TASK TO CARRY OUT: Lines outside the range are not wanted. Give again exactly the lines between the line holding "S2 = subsystem S1, block" and the line holding "B2: λ = 0.00000556 /h", inclusive, from the listing below.

** RECORDS SHOWN follows **

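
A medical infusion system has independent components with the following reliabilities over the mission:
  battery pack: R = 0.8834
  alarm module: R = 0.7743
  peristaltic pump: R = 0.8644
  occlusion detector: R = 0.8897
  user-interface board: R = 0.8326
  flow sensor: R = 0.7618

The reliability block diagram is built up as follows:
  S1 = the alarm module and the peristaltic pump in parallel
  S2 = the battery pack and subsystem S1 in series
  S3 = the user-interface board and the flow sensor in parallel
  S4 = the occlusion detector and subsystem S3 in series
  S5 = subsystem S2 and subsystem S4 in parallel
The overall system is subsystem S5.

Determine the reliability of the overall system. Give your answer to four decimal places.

Parallel (alarm module and peristaltic pump): 1 − (1 − 0.774300)(1 − 0.864400) = 0.969395
Series (battery pack and [0.969395]): 0.883400 × 0.969395 = 0.856364
Parallel (user-interface board and flow sensor): 1 − (1 − 0.832600)(1 − 0.761800) = 0.960125
Series (occlusion detector and [0.960125]): 0.889700 × 0.960125 = 0.854223
Parallel ([0.856364] and [0.854223]): 1 − (1 − 0.856364)(1 − 0.854223) = 0.9791

0.9791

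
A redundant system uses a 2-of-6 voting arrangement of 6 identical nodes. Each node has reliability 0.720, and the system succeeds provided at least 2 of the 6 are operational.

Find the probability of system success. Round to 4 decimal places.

0.9921

R = Σ_{i=2}^{6} C(6,i) p^i (1−p)^{6−i} with p = 0.720
C(6,2)·0.720^2·0.280^4 = 0.047796
C(6,3)·0.720^3·0.280^3 = 0.163871
C(6,4)·0.720^4·0.280^2 = 0.316037
C(6,5)·0.720^5·0.280^1 = 0.325066
C(6,6)·0.720^6·0.280^0 = 0.139314
Sum = 0.9921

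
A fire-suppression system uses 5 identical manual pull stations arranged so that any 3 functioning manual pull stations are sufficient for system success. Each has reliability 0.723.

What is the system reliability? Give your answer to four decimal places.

R = Σ_{i=3}^{5} C(5,i) p^i (1−p)^{5−i} with p = 0.723
C(5,3)·0.723^3·0.277^2 = 0.289984
C(5,4)·0.723^4·0.277^1 = 0.378445
C(5,5)·0.723^5·0.277^0 = 0.197557
Sum = 0.8660

0.8660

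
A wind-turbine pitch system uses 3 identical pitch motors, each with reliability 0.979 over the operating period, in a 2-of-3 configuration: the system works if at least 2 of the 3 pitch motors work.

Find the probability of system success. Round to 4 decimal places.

0.9987

R = Σ_{i=2}^{3} C(3,i) p^i (1−p)^{3−i} with p = 0.979
C(3,2)·0.979^2·0.021^1 = 0.060382
C(3,3)·0.979^3·0.021^0 = 0.938314
Sum = 0.9987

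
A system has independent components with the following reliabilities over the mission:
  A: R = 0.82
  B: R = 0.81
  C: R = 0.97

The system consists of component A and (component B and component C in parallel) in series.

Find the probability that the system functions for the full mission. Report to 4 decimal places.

Parallel (B and C): 1 − (1 − 0.810000)(1 − 0.970000) = 0.994300
Series (A and [0.994300]): 0.820000 × 0.994300 = 0.8153

0.8153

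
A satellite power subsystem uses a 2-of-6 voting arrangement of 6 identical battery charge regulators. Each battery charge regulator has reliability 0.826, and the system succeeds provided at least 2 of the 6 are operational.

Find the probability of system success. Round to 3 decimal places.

0.999

R = Σ_{i=2}^{6} C(6,i) p^i (1−p)^{6−i} with p = 0.826
C(6,2)·0.826^2·0.174^4 = 0.00938
C(6,3)·0.826^3·0.174^3 = 0.05938
C(6,4)·0.826^4·0.174^2 = 0.21140
C(6,5)·0.826^5·0.174^1 = 0.40142
C(6,6)·0.826^6·0.174^0 = 0.31760
Sum = 0.999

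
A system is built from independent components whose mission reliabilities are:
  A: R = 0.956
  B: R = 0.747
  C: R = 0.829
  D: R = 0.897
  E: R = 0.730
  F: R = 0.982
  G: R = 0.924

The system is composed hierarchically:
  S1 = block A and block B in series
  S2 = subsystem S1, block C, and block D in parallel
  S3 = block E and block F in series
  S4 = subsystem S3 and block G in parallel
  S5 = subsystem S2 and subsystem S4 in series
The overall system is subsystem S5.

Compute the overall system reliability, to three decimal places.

0.974

Series (A and B): 0.95600 × 0.74700 = 0.71413
Parallel ([0.71413], C, and D): 1 − (1 − 0.71413)(1 − 0.82900)(1 − 0.89700) = 0.99496
Series (E and F): 0.73000 × 0.98200 = 0.71686
Parallel ([0.71686] and G): 1 − (1 − 0.71686)(1 − 0.92400) = 0.97848
Series ([0.99496] and [0.97848]): 0.99496 × 0.97848 = 0.974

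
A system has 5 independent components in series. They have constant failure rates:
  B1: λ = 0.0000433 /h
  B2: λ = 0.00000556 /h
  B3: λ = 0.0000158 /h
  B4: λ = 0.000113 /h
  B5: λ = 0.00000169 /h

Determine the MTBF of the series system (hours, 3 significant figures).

Series of exponential components: λ_sys = Σ λ_i
λ_sys = 0.0000433 + 0.00000556 + 0.0000158 + 0.000113 + 0.00000169 = 1.7935e-04 /h
MTBF = 1 / λ_sys = 5580 h

5580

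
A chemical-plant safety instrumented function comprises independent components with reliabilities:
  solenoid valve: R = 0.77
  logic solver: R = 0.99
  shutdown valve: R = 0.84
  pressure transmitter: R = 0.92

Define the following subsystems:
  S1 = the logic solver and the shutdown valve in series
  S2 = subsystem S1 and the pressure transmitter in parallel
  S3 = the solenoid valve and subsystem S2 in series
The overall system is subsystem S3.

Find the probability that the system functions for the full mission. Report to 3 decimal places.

Series (logic solver and shutdown valve): 0.99000 × 0.84000 = 0.83160
Parallel ([0.83160] and pressure transmitter): 1 − (1 − 0.83160)(1 − 0.92000) = 0.98653
Series (solenoid valve and [0.98653]): 0.77000 × 0.98653 = 0.760

0.760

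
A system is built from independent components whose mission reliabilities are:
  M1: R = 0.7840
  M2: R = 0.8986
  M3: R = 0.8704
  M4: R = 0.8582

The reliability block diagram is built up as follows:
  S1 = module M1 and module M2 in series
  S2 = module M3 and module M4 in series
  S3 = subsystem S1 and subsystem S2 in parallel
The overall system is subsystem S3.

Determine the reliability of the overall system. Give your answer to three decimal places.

Series (M1 and M2): 0.78400 × 0.89860 = 0.70450
Series (M3 and M4): 0.87040 × 0.85820 = 0.74698
Parallel ([0.70450] and [0.74698]): 1 − (1 − 0.70450)(1 − 0.74698) = 0.925

0.925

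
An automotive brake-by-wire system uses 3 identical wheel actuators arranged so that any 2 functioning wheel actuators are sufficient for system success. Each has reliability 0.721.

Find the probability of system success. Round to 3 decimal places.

R = Σ_{i=2}^{3} C(3,i) p^i (1−p)^{3−i} with p = 0.721
C(3,2)·0.721^2·0.279^1 = 0.43511
C(3,3)·0.721^3·0.279^0 = 0.37481
Sum = 0.810

0.810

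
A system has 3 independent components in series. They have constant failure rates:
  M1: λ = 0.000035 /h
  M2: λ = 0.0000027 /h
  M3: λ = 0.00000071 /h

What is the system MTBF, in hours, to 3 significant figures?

Series of exponential components: λ_sys = Σ λ_i
λ_sys = 0.000035 + 0.0000027 + 0.00000071 = 3.8410e-05 /h
MTBF = 1 / λ_sys = 26000 h

26000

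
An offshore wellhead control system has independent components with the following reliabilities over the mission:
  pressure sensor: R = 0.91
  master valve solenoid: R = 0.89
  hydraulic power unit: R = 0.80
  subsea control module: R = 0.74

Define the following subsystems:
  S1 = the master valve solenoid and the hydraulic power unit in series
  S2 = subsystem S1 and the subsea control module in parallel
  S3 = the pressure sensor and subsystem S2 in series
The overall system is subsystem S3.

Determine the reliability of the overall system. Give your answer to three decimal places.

0.842

Series (master valve solenoid and hydraulic power unit): 0.89000 × 0.80000 = 0.71200
Parallel ([0.71200] and subsea control module): 1 − (1 − 0.71200)(1 − 0.74000) = 0.92512
Series (pressure sensor and [0.92512]): 0.91000 × 0.92512 = 0.842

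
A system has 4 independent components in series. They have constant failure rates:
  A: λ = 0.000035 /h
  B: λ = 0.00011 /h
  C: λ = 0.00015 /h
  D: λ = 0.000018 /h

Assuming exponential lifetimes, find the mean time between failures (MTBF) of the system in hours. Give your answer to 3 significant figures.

3190

Series of exponential components: λ_sys = Σ λ_i
λ_sys = 0.000035 + 0.00011 + 0.00015 + 0.000018 = 3.1300e-04 /h
MTBF = 1 / λ_sys = 3190 h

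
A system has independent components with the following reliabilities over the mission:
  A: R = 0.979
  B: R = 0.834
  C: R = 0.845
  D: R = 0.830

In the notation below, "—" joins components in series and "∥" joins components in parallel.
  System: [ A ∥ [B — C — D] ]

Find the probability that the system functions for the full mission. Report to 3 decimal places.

0.991

Series (B, C, and D): 0.83400 × 0.84500 × 0.83000 = 0.58493
Parallel (A and [0.58493]): 1 − (1 − 0.97900)(1 − 0.58493) = 0.991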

** End of RECORDS SHOWN **

REPLY TO THE TASK:
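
  S2 = subsystem S1, block C, and block D in parallel
  S3 = block E and block F in series
  S4 = subsystem S3 and block G in parallel
  S5 = subsystem S2 and subsystem S4 in series
The overall system is subsystem S5.

Compute the overall system reliability, to three decimal places.

0.974

Series (A and B): 0.95600 × 0.74700 = 0.71413
Parallel ([0.71413], C, and D): 1 − (1 − 0.71413)(1 − 0.82900)(1 − 0.89700) = 0.99496
Series (E and F): 0.73000 × 0.98200 = 0.71686
Parallel ([0.71686] and G): 1 − (1 − 0.71686)(1 − 0.92400) = 0.97848
Series ([0.99496] and [0.97848]): 0.99496 × 0.97848 = 0.974

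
A system has 5 independent components in series. They have constant failure rates:
  B1: λ = 0.0000433 /h
  B2: λ = 0.00000556 /h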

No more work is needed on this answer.